Material to process START

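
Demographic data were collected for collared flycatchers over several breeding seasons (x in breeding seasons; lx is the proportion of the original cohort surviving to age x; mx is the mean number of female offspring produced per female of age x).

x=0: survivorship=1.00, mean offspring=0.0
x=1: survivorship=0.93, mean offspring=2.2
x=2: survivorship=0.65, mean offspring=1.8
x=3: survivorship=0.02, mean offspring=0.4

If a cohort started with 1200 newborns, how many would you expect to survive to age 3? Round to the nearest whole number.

Expected survivors = N0 · l_3 = 1200 × 0.02 = 24 → 24

24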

Material to process END

Write out each record again, keeping every word as it is.

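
Demographic data were collected for collared flycatchers over several breeding seasons (x in breeding seasons; lx is the proportion of the original cohort surviving to age x; mx is the mean number of female offspring produced per female of age x).

x=0: survivorship=1.00, mean offspring=0.0
x=1: survivorship=0.93, mean offspring=2.2
x=2: survivorship=0.65, mean offspring=1.8
x=3: survivorship=0.02, mean offspring=0.4

If a cohort started with 1200 newborns, how many would you expect to survive to age 3? Round to the nearest whole number.

Expected survivors = N0 · l_3 = 1200 × 0.02 = 24 → 24

24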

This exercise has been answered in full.